───── GIVEN DATA ─────

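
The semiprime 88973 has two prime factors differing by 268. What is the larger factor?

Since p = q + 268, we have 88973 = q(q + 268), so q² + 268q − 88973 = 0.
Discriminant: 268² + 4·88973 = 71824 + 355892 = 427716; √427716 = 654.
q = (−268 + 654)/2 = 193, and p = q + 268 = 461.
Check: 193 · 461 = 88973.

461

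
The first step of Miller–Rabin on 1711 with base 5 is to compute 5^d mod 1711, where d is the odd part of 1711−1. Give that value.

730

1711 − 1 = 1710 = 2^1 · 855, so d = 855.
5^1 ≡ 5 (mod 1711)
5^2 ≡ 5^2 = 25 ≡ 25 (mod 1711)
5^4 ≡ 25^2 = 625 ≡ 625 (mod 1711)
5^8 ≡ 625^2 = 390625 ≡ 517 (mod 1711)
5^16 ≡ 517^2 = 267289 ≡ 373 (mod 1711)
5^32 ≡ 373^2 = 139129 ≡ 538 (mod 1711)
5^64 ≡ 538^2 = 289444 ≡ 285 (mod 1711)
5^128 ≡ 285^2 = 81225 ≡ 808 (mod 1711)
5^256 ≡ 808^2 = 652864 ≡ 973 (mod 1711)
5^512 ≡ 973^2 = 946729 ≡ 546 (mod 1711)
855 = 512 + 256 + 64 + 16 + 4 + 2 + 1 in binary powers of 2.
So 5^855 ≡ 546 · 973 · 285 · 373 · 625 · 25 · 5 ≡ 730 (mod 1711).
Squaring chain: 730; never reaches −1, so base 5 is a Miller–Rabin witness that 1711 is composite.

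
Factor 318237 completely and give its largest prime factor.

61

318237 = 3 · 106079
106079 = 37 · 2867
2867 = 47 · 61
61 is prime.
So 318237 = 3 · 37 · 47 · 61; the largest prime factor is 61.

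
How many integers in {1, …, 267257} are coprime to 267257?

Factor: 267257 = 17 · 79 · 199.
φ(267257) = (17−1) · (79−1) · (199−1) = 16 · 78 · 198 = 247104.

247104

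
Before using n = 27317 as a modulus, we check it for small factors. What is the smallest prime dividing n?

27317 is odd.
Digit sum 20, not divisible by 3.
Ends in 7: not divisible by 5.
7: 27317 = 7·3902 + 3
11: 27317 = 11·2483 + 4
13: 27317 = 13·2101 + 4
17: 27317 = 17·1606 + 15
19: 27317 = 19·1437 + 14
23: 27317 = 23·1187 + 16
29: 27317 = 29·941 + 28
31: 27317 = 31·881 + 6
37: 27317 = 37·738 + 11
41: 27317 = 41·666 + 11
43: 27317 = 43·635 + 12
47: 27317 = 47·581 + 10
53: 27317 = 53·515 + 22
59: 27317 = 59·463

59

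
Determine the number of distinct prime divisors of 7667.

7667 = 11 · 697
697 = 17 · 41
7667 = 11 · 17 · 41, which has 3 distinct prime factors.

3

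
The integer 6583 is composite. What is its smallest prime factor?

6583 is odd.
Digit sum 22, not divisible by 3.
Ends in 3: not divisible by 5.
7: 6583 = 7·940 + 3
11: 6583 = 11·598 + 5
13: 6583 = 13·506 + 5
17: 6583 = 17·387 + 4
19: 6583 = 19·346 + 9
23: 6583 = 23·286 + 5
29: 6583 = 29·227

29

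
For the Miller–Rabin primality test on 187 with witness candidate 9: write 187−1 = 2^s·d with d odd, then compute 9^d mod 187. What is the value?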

─────
───── GIVEN DATA ─────

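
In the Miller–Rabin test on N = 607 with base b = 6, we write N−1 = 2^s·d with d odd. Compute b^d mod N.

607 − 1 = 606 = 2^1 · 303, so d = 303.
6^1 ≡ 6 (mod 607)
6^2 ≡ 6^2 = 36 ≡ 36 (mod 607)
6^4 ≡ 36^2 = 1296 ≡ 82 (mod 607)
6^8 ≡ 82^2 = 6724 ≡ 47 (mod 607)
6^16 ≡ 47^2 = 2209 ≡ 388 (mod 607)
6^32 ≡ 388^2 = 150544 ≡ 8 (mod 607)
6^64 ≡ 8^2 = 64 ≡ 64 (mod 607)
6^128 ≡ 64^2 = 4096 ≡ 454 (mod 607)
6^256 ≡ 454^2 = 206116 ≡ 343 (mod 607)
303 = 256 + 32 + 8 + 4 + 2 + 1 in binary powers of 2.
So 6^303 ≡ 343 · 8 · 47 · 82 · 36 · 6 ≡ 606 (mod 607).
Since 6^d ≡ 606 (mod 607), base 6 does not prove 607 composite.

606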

─────
───── GIVEN DATA ─────

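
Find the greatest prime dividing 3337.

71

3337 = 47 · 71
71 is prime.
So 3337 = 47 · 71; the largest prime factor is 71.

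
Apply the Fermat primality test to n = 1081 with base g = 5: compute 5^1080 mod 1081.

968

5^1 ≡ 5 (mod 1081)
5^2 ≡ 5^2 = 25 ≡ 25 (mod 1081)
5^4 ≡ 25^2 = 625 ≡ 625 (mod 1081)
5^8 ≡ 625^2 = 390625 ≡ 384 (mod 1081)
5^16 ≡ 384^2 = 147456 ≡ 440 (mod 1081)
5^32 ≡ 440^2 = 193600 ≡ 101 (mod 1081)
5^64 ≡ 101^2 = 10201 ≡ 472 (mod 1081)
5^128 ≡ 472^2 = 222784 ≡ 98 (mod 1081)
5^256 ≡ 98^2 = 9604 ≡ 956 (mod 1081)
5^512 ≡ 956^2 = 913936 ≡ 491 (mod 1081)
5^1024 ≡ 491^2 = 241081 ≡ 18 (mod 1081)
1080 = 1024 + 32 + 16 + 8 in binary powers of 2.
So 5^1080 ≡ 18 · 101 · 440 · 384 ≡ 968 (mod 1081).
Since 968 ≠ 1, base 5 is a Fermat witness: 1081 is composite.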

─────

WORK REQUIRED:
Produce a word-for-word copy of everything above from the line holding "The integer 6583" down to the line holding "For the Miller–Rabin", with both of those lines kept.

RESULT FOR THIS TASK:
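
The integer 6583 is composite. What is its smallest prime factor?

6583 is odd.
Digit sum 22, not divisible by 3.
Ends in 3: not divisible by 5.
7: 6583 = 7·940 + 3
11: 6583 = 11·598 + 5
13: 6583 = 13·506 + 5
17: 6583 = 17·387 + 4
19: 6583 = 19·346 + 9
23: 6583 = 23·286 + 5
29: 6583 = 29·227

29

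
For the Miller–Rabin primality test on 187 with witness candidate 9: write 187−1 = 2^s·d with d odd, then compute 9^d mod 187. What is the value?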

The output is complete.